What to do
Report only how many lines of the entries below contain the string "sector".

Stored data entries:
*** Begin section ***
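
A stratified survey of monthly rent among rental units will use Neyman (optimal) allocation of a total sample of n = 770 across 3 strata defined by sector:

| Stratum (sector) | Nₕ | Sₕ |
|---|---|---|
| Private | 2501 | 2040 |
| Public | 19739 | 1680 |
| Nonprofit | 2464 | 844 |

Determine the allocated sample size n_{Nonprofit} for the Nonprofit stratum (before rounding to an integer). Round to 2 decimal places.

39.69

Neyman allocation: nₕ = n·NₕSₕ / Σⱼ NⱼSⱼ.
Σ NⱼSⱼ = 2501·2040 + 19739·1680 + 2464·844 = 4.0343176 × 10^7.
n_{Nonprofit} = 770·2464·844 / (4.0343176 × 10^7) = 39.69.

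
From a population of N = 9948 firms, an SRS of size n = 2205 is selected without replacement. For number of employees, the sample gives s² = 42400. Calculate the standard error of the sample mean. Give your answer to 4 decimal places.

Under SRS without replacement, Var(ȳ) = (1 − f)·s²/n with f = n/N = 2205/9948 = 0.22165259.
Var(ȳ) = (1 − 0.22165259)·42400/2205 = 0.77834741·19.229025 = 14.966862.
SE(ȳ) = √(14.966862) = 3.8687.

3.8687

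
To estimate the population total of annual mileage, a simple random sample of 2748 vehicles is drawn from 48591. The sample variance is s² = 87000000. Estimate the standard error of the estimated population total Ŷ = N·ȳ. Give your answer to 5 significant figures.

Var(Ŷ) = N²·Var(ȳ) = N²·(1 − n/N)·s²/n.
f = 2748/48591 = 0.05655368; Var(ȳ) = 0.94344632·87000000/2748 = 29868.934.
Var(Ŷ) = 48591² · 29868.934 = 7.05231 × 10^13.
SE(Ŷ) = √(7.05231 × 10^13) = 8.3978 × 10^6.

8.3978 × 10^6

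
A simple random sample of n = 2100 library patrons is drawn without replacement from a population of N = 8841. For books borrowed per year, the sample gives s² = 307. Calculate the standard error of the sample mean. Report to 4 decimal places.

0.3339

Under SRS without replacement, Var(ȳ) = (1 − f)·s²/n with f = n/N = 2100/8841 = 0.23752969.
Var(ȳ) = (1 − 0.23752969)·307/2100 = 0.76247031·0.14619048 = 0.1114659.
SE(ȳ) = √(0.1114659) = 0.3339.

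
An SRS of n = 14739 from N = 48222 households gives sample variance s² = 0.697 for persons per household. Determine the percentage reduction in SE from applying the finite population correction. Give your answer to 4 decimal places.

16.6723

f = n/N = 14739/48222 = 0.30564887.
SE_no-fpc = √(s²/n) = 0.0068767364; SE_fpc = √((1−f)s²/n) = 0.0057302286.
Ratio = √(1−f) = 0.83327734. Reduction = 100·(1 − 0.83327734) = 16.6723%.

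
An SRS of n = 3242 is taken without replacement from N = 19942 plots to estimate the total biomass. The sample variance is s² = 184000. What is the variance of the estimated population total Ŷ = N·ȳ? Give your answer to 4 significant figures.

Var(Ŷ) = N²·Var(ȳ) = N²·(1 − n/N)·s²/n.
f = 3242/19942 = 0.16257146; Var(ȳ) = 0.83742854·184000/3242 = 47.528332.
Var(Ŷ) = 19942² · 47.528332 = 1.8901227 × 10^10.

1.890 × 10^10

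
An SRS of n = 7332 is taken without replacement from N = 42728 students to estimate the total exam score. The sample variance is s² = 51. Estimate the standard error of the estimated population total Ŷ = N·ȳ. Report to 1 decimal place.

Var(Ŷ) = N²·Var(ȳ) = N²·(1 − n/N)·s²/n.
f = 7332/42728 = 0.17159708; Var(ȳ) = 0.82840292·51/7332 = 0.0057622134.
Var(Ŷ) = 42728² · 0.0057622134 = 1.0519969 × 10^7.
SE(Ŷ) = √(1.0519969 × 10^7) = 3243.5.

3243.5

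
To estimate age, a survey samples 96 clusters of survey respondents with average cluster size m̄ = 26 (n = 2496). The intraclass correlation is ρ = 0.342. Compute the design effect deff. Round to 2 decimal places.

deff = 1 + (26 − 1)·0.342 = 1 + 8.55 = 9.55.

9.55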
*** End section ***
The answer
2